• **WHAT THE EXERCISE ASKS**: Look through the listing below and write out exactly the lines from the line with "0.00000–0.06119 ppm ⇒ 0–50" to the line with "0.09807–0.13999 ppm ⇒ 101–150", both included, and no others.

• **SUPPLIED DATA**:
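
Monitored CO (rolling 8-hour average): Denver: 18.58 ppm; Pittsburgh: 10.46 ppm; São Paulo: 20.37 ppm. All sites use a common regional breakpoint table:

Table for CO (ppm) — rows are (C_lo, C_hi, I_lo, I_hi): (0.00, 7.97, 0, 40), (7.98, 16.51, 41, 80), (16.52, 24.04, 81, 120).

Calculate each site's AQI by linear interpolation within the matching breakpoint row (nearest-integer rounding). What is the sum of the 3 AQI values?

245

Denver: 18.58 ∈ [16.52, 24.04] ↔ index [81, 120].
81 + (18.58−16.52)·(120−81)/(24.04−16.52) = 81 + 2.06·39/7.52 ≈ 91.68, so AQI = 92.
Pittsburgh: 10.46 ∈ [7.98, 16.51] ↔ index [41, 80].
41 + (10.46−7.98)·(80−41)/(16.51−7.98) = 41 + 2.48·39/8.53 ≈ 52.34, so AQI = 52.
São Paulo: row 16.52–24.04 (AQI 81–120). (120−81)·(20.37−16.52)/(24.04−16.52) + 81 = 39·3.85/7.52 + 81 ≈ 100.97 → 101.
AQIs: Denver=92, Pittsburgh=52, São Paulo=101. Sum = 92 + 52 + 101 = 245.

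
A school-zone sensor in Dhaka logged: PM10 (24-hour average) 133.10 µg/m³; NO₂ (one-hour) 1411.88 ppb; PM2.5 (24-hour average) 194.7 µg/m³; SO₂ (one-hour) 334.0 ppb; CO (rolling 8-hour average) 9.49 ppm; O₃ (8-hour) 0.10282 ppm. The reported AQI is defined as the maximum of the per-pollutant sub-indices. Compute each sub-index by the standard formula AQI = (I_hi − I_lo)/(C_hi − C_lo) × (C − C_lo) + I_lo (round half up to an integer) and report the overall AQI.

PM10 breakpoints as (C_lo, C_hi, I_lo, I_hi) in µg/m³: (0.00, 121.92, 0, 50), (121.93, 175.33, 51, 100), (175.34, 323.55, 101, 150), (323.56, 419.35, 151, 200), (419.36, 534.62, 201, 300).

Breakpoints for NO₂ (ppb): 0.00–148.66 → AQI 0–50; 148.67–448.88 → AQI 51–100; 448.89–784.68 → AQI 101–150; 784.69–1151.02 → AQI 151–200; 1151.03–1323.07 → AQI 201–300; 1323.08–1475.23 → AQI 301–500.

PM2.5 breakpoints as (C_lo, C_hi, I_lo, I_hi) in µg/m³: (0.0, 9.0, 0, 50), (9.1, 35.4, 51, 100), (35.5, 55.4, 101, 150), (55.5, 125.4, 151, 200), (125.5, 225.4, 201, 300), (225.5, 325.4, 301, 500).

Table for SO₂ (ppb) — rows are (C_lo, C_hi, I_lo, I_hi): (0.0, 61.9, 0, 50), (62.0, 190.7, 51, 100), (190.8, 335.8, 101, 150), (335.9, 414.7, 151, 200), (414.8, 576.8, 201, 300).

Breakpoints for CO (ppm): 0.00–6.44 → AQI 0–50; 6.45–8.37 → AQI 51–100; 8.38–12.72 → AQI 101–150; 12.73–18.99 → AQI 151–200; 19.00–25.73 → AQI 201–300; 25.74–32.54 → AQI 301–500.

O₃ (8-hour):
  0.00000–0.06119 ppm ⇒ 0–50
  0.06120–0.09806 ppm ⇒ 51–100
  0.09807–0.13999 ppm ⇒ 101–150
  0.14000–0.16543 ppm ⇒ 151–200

PM10 133.10: bracket 121.93–175.33 → index 51–100; slope 49/53.40, offset 11.17.
AQI = 51 + 49/53.40·11.17 ≈ 61.25 ⇒ 61.
NO₂ 1411.88: bracket 1323.08–1475.23 → index 301–500; slope 199/152.15, offset 88.80.
AQI = 301 + 199/152.15·88.80 ≈ 417.14 ⇒ 417.
PM2.5: row 125.5–225.4 (AQI 201–300). (300−201)·(194.7−125.5)/(225.4−125.5) + 201 = 99·69.2/99.9 + 201 ≈ 269.58 → 270.
SO₂: 334.0 ∈ [190.8, 335.8] ↔ index [101, 150].
101 + (334.0−190.8)·(150−101)/(335.8−190.8) = 101 + 143.2·49/145.0 ≈ 149.39, so AQI = 149.
CO 9.49: bracket 8.38–12.72 → index 101–150; slope 49/4.34, offset 1.11.
AQI = 101 + 49/4.34·1.11 ≈ 113.53 ⇒ 114.
O₃: row 0.09807–0.13999 (AQI 101–150). (150−101)·(0.10282−0.09807)/(0.13999−0.09807) + 101 = 49·0.00475/0.04192 + 101 ≈ 106.55 → 107.
Sub-indices: PM10→61, NO₂→417, PM2.5→270, SO₂→149, CO→114, O₃→107. Overall AQI = max = 417; dominant pollutant is NO₂.
AQI 417: Hazardous.

417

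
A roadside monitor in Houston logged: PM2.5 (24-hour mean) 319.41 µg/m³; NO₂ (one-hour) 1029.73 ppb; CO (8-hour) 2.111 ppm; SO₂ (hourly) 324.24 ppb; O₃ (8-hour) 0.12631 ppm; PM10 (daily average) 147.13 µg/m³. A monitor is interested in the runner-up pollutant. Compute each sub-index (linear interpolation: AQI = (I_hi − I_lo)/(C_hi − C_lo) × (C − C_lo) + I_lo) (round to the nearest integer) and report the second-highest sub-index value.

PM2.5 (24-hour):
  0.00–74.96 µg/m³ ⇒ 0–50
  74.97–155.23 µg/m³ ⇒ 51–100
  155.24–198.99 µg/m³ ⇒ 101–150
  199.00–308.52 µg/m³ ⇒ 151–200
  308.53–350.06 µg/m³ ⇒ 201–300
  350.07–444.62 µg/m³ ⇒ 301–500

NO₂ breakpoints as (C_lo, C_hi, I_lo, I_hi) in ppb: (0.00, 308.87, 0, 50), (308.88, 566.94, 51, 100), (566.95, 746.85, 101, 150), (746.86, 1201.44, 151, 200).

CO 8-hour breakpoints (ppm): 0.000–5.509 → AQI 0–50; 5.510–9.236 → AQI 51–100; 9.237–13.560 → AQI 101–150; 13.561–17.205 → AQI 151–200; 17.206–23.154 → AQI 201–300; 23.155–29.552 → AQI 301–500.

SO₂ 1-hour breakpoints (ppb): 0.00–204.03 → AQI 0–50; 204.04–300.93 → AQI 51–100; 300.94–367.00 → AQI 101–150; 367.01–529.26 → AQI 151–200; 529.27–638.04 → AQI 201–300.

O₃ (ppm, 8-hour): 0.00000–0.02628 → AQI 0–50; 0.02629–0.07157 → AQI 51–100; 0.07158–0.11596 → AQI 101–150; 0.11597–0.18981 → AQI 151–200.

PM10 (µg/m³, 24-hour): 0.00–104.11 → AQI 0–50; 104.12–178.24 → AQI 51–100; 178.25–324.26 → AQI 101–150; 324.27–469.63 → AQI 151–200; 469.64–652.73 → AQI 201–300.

181

PM2.5: 319.41 lies in 308.53–350.06, so I_lo=201, I_hi=300, C_lo=308.53, C_hi=350.06.
(300−201)/(350.06−308.53) × (319.41−308.53) + 201 = 99/41.53 × 10.88 + 201 ≈ 226.94 → 227.
NO₂ 1029.73: bracket 746.86–1201.44 → index 151–200; slope 49/454.58, offset 282.87.
AQI = 151 + 49/454.58·282.87 ≈ 181.49 ⇒ 181.
CO: row 0.000–5.509 (AQI 0–50). (50−0)·(2.111−0.000)/(5.509−0.000) + 0 = 50·2.111/5.509 + 0 ≈ 19.16 → 19.
SO₂: 324.24 lies in 300.94–367.00, so I_lo=101, I_hi=150, C_lo=300.94, C_hi=367.00.
(150−101)/(367.00−300.94) × (324.24−300.94) + 101 = 49/66.06 × 23.30 + 101 ≈ 118.28 → 118.
O₃: row 0.11597–0.18981 (AQI 151–200). (200−151)·(0.12631−0.11597)/(0.18981−0.11597) + 151 = 49·0.01034/0.07384 + 151 ≈ 157.86 → 158.
PM10: 147.13 ∈ [104.12, 178.24] ↔ index [51, 100].
51 + (147.13−104.12)·(100−51)/(178.24−104.12) = 51 + 43.01·49/74.12 ≈ 79.43, so AQI = 79.
Sub-indices: PM2.5→227, NO₂→181, CO→19, SO₂→118, O₃→158, PM10→79. Ranked high→low: 227, 181, 158, 118, 79, 19. Second-highest sub-index = 181.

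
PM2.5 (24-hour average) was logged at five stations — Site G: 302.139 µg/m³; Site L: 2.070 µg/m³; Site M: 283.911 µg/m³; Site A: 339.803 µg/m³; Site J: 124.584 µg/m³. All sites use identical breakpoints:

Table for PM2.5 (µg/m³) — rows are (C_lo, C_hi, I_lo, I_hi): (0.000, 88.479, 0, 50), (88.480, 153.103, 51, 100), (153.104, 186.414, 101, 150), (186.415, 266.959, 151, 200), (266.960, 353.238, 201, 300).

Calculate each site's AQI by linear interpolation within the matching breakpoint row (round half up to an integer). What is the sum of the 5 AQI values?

Site G: row 266.960–353.238 (AQI 201–300). (300−201)·(302.139−266.960)/(353.238−266.960) + 201 = 99·35.179/86.278 + 201 ≈ 241.37 → 241.
Site L: row 0.000–88.479 (AQI 0–50). (50−0)·(2.070−0.000)/(88.479−0.000) + 0 = 50·2.070/88.479 + 0 ≈ 1.17 → 1.
Site M: 283.911 lies in 266.960–353.238, so I_lo=201, I_hi=300, C_lo=266.960, C_hi=353.238.
(300−201)/(353.238−266.960) × (283.911−266.960) + 201 = 99/86.278 × 16.951 + 201 ≈ 220.45 → 220.
Site A 339.803: bracket 266.960–353.238 → index 201–300; slope 99/86.278, offset 72.843.
AQI = 201 + 99/86.278·72.843 ≈ 284.58 ⇒ 285.
Site J: 124.584 lies in 88.480–153.103, so I_lo=51, I_hi=100, C_lo=88.480, C_hi=153.103.
(100−51)/(153.103−88.480) × (124.584−88.480) + 51 = 49/64.623 × 36.104 + 51 ≈ 78.38 → 78.
AQIs: Site G=241, Site L=1, Site M=220, Site A=285, Site J=78. Sum = 241 + 1 + 220 + 285 + 78 = 825.

825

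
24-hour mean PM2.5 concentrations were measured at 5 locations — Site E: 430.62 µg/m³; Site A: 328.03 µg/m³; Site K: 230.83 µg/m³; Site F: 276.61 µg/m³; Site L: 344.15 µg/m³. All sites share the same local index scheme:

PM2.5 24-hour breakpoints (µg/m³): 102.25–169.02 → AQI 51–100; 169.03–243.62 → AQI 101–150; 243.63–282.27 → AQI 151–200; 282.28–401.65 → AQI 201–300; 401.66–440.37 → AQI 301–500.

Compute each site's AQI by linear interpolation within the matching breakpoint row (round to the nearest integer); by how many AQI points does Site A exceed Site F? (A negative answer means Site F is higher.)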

• **RESULT OF THIS TASK**:
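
  0.00000–0.06119 ppm ⇒ 0–50
  0.06120–0.09806 ppm ⇒ 51–100
  0.09807–0.13999 ppm ⇒ 101–150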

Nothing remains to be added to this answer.